**Instructions to follow**
For the listing that follows, give again exactly the lines from the one with "Let 5*v(Q) = -4" to the one with "Answer: 15875/78 ≈ 203.53", including both.

**Given information**
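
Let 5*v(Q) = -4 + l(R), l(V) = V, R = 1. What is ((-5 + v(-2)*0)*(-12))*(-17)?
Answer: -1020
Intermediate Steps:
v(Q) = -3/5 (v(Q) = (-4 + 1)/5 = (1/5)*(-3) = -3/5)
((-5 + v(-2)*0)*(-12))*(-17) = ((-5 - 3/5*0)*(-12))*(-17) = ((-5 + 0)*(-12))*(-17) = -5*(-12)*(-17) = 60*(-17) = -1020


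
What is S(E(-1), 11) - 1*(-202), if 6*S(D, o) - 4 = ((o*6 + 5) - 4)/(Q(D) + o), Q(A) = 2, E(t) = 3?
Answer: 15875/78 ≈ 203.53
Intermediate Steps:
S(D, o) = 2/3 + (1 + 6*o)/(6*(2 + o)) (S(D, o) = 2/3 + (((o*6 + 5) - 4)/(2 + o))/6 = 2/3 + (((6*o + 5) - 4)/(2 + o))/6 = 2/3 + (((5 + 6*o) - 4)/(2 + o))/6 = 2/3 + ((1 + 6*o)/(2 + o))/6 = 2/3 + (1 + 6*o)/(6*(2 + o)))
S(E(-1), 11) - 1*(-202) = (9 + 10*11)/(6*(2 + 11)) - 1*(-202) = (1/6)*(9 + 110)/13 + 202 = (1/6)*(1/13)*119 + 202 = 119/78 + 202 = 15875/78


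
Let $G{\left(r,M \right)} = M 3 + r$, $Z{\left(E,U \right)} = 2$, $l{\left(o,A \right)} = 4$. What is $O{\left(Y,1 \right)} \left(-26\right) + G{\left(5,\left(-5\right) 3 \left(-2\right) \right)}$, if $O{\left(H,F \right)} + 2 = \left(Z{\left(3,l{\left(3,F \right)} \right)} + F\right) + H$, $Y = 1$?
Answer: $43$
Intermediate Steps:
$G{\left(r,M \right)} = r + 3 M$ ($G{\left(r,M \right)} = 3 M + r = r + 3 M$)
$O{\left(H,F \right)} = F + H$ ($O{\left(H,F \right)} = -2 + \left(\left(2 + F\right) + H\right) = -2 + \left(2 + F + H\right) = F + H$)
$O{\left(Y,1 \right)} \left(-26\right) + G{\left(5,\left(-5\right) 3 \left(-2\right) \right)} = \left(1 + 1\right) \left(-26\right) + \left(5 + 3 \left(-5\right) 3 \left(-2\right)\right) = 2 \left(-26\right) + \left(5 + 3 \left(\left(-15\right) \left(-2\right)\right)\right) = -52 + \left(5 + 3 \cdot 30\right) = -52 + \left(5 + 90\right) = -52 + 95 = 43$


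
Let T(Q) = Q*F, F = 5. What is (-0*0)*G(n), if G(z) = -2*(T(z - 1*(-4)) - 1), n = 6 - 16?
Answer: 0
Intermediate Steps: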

---

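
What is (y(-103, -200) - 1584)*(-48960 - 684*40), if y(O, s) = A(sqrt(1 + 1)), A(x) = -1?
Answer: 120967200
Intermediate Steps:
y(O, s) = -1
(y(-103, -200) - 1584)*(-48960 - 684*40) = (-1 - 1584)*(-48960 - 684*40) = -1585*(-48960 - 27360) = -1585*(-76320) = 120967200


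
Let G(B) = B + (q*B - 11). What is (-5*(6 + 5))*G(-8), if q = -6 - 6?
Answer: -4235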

**Response**
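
Let 5*v(Q) = -4 + l(R), l(V) = V, R = 1. What is ((-5 + v(-2)*0)*(-12))*(-17)?
Answer: -1020
Intermediate Steps:
v(Q) = -3/5 (v(Q) = (-4 + 1)/5 = (1/5)*(-3) = -3/5)
((-5 + v(-2)*0)*(-12))*(-17) = ((-5 - 3/5*0)*(-12))*(-17) = ((-5 + 0)*(-12))*(-17) = -5*(-12)*(-17) = 60*(-17) = -1020


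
What is S(E(-1), 11) - 1*(-202), if 6*S(D, o) - 4 = ((o*6 + 5) - 4)/(Q(D) + o), Q(A) = 2, E(t) = 3?
Answer: 15875/78 ≈ 203.53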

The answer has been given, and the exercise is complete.